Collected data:

————

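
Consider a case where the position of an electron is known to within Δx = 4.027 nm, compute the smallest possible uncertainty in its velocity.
14.374 km/s

Using the Heisenberg uncertainty principle and Δp = mΔv:
ΔxΔp ≥ ℏ/2
Δx(mΔv) ≥ ℏ/2

The minimum uncertainty in velocity is:
Δv_min = ℏ/(2mΔx)
Δv_min = (1.055e-34 J·s) / (2 × 9.109e-31 kg × 4.027e-09 m)
Δv_min = 1.437e+04 m/s = 14.374 km/s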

————

Your instructions:
Having read the entries above, restate them all word for word.

Written solution:
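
Consider a case where the position of an electron is known to within Δx = 4.027 nm, compute the smallest possible uncertainty in its velocity.
14.374 km/s

Using the Heisenberg uncertainty principle and Δp = mΔv:
ΔxΔp ≥ ℏ/2
Δx(mΔv) ≥ ℏ/2

The minimum uncertainty in velocity is:
Δv_min = ℏ/(2mΔx)
Δv_min = (1.055e-34 J·s) / (2 × 9.109e-31 kg × 4.027e-09 m)
Δv_min = 1.437e+04 m/s = 14.374 km/s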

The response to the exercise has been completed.